• Material supplied:
_____

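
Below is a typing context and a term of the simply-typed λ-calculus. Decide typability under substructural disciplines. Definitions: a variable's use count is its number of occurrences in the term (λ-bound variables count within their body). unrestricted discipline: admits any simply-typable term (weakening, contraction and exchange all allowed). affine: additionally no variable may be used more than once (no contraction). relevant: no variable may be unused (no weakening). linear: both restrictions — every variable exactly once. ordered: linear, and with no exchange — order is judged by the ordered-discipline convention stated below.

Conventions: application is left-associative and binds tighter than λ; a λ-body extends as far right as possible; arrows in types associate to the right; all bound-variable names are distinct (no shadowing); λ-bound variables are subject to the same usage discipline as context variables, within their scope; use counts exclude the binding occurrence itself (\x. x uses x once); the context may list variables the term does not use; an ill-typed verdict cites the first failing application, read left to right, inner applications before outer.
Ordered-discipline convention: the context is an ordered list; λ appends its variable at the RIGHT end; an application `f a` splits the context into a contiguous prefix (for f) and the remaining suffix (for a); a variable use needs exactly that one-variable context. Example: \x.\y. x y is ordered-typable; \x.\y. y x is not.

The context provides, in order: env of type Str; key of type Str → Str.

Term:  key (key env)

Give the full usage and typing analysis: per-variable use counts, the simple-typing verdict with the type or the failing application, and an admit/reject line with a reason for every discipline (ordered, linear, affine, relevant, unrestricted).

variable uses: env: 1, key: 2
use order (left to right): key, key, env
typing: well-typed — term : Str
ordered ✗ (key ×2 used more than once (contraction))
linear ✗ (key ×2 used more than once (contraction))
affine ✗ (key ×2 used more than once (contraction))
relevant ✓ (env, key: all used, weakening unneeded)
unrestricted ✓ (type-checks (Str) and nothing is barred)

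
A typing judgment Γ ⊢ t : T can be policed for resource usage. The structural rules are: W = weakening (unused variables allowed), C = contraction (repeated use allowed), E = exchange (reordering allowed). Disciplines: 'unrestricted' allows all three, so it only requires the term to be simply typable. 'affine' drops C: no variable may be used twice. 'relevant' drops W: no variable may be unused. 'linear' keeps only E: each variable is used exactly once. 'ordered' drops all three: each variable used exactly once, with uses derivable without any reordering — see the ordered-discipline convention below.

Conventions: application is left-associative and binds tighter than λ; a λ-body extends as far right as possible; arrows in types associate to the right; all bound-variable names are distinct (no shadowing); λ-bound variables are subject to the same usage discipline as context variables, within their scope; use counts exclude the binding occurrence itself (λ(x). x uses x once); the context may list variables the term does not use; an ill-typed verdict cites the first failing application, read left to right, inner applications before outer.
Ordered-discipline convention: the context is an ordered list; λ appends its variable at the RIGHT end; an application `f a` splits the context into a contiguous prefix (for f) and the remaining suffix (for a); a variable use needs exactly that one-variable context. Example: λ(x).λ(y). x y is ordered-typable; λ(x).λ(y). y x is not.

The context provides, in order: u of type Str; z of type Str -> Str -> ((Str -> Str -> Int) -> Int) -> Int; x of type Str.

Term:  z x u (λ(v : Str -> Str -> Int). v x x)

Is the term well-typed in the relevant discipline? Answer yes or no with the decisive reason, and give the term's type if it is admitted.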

_____

• What this task involves: Filter the data above down to lines with the word "into", and copy them.

• Result of this exercise:
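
Ordered-discipline convention: the context is an ordered list; λ appends its variable at the RIGHT end; an application `f a` splits the context into a contiguous prefix (for f) and the remaining suffix (for a); a variable use needs exactly that one-variable context. Example: \x.\y. x y is ordered-typable; \x.\y. y x is not.
Ordered-discipline convention: the context is an ordered list; λ appends its variable at the RIGHT end; an application `f a` splits the context into a contiguous prefix (for f) and the remaining suffix (for a); a variable use needs exactly that one-variable context. Example: λ(x).λ(y). x y is ordered-typable; λ(x).λ(y). y x is not.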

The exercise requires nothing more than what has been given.